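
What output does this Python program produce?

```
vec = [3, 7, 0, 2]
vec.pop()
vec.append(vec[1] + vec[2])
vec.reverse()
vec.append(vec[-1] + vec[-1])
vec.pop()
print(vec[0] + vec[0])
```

14

pop() removes 2 → [3, 7, 0]
append vec[1]+vec[2] = 7+0 = 7 → [3, 7, 0, 7]
reverse → [7, 0, 7, 3]
append vec[-1]+vec[-1] = 3+3 = 6 → [7, 0, 7, 3, 6]
pop() removes 6 → [7, 0, 7, 3]
vec[0]+vec[0] = 7+7 = 14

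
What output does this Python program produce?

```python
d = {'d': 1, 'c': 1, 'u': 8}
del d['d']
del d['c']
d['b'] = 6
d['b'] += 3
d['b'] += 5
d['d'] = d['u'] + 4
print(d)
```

{'u': 8, 'b': 14, 'd': 12}

del 'd' → {'c': 1, 'u': 8}
del 'c' → {'u': 8}
d['b'] = 6 → {'u': 8, 'b': 6}
d['b'] = 6+3 = 9 → {'u': 8, 'b': 9}
d['b'] = 9+5 = 14 → {'u': 8, 'b': 14}
d['d'] = d['u']+4 = 12 → {'u': 8, 'b': 14, 'd': 12}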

################

**EXERCISE GOAL**
Every record should be given again exactly.

**OUTPUT FOR THIS TASK**
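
What output does this Python program produce?

```
vec = [3, 7, 0, 2]
vec.pop()
vec.append(vec[1] + vec[2])
vec.reverse()
vec.append(vec[-1] + vec[-1])
vec.pop()
print(vec[0] + vec[0])
```

14

pop() removes 2 → [3, 7, 0]
append vec[1]+vec[2] = 7+0 = 7 → [3, 7, 0, 7]
reverse → [7, 0, 7, 3]
append vec[-1]+vec[-1] = 3+3 = 6 → [7, 0, 7, 3, 6]
pop() removes 6 → [7, 0, 7, 3]
vec[0]+vec[0] = 7+7 = 14

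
What output does this Python program produce?

```python
d = {'d': 1, 'c': 1, 'u': 8}
del d['d']
del d['c']
d['b'] = 6
d['b'] += 3
d['b'] += 5
d['d'] = d['u'] + 4
print(d)
```

{'u': 8, 'b': 14, 'd': 12}

del 'd' → {'c': 1, 'u': 8}
del 'c' → {'u': 8}
d['b'] = 6 → {'u': 8, 'b': 6}
d['b'] = 6+3 = 9 → {'u': 8, 'b': 9}
d['b'] = 9+5 = 14 → {'u': 8, 'b': 14}
d['d'] = d['u']+4 = 12 → {'u': 8, 'b': 14, 'd': 12}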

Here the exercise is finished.